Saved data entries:

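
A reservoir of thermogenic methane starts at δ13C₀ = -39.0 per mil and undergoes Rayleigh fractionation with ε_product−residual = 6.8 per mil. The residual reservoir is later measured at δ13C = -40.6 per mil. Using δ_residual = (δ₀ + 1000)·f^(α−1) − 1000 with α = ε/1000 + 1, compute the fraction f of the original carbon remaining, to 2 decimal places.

0.78

α − 1 = ε/1000 = 0.0068
(δ_res + 1000)/(δ₀ + 1000) = (-40.6 + 1000)/(-39.0 + 1000) = 959.4/961.0 = 0.998335
f = 0.998335^(1/0.0068) = exp(ln(0.998335)/0.0068) = exp(-0.00167/0.0068)
f = exp(-0.2450) = 0.7827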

— Your goal —
Write out every record above, word for word.

— Exercise answer —
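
A reservoir of thermogenic methane starts at δ13C₀ = -39.0 per mil and undergoes Rayleigh fractionation with ε_product−residual = 6.8 per mil. The residual reservoir is later measured at δ13C = -40.6 per mil. Using δ_residual = (δ₀ + 1000)·f^(α−1) − 1000 with α = ε/1000 + 1, compute the fraction f of the original carbon remaining, to 2 decimal places.

0.78

α − 1 = ε/1000 = 0.0068
(δ_res + 1000)/(δ₀ + 1000) = (-40.6 + 1000)/(-39.0 + 1000) = 959.4/961.0 = 0.998335
f = 0.998335^(1/0.0068) = exp(ln(0.998335)/0.0068) = exp(-0.00167/0.0068)
f = exp(-0.2450) = 0.7827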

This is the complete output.